▸ What you are asked to do
The lines below starting at the line containing "Determine the Bode" and ending at the line containing "H(s) = 500 / [(s + 10)(s + 579)]" are to be repeated exactly, with both ends kept and nothing else added.

════════════════

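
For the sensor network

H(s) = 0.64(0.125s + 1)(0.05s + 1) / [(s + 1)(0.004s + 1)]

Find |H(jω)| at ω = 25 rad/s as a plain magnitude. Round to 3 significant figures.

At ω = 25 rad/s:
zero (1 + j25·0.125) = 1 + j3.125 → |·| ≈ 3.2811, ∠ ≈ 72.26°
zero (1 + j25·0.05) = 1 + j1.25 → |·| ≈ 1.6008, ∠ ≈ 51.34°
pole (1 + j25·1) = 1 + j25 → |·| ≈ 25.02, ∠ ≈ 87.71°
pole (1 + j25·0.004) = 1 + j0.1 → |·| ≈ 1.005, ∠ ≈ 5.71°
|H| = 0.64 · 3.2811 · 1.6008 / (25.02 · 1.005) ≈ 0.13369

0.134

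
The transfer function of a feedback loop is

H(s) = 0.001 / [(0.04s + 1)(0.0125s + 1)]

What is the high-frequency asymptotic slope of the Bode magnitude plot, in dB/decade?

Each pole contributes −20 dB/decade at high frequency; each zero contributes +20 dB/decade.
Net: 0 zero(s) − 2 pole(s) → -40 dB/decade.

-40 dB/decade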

════════════════

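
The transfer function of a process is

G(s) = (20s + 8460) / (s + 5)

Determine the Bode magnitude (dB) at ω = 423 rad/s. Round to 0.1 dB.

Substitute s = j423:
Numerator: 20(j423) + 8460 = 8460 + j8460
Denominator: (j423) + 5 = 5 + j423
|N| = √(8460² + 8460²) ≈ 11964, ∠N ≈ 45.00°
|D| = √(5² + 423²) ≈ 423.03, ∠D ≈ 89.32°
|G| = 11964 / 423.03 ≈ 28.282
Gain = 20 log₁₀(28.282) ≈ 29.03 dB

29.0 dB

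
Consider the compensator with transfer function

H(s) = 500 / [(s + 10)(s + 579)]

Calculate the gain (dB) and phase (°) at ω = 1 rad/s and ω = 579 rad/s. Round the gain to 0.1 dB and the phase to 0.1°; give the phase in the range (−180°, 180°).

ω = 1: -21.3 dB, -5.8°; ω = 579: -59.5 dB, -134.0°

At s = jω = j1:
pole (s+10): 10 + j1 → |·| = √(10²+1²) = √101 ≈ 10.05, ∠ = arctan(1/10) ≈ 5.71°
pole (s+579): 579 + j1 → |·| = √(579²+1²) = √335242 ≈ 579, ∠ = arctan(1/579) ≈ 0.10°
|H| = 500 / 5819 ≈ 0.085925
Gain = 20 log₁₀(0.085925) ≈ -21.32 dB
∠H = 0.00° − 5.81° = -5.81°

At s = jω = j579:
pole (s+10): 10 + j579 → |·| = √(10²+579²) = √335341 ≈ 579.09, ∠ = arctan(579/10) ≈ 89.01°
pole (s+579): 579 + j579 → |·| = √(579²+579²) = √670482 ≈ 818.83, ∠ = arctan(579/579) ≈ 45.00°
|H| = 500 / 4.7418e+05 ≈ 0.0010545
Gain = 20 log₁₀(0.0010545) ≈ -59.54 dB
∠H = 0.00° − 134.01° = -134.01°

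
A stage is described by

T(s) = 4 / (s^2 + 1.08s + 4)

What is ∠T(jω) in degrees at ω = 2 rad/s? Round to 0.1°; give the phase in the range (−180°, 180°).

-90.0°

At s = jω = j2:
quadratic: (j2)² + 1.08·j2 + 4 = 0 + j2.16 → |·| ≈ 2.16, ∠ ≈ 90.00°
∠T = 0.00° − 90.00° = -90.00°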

════════════════

▸ Written solution
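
Determine the Bode magnitude (dB) at ω = 423 rad/s. Round to 0.1 dB.

Substitute s = j423:
Numerator: 20(j423) + 8460 = 8460 + j8460
Denominator: (j423) + 5 = 5 + j423
|N| = √(8460² + 8460²) ≈ 11964, ∠N ≈ 45.00°
|D| = √(5² + 423²) ≈ 423.03, ∠D ≈ 89.32°
|G| = 11964 / 423.03 ≈ 28.282
Gain = 20 log₁₀(28.282) ≈ 29.03 dB

29.0 dB

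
Consider the compensator with transfer function

H(s) = 500 / [(s + 10)(s + 579)]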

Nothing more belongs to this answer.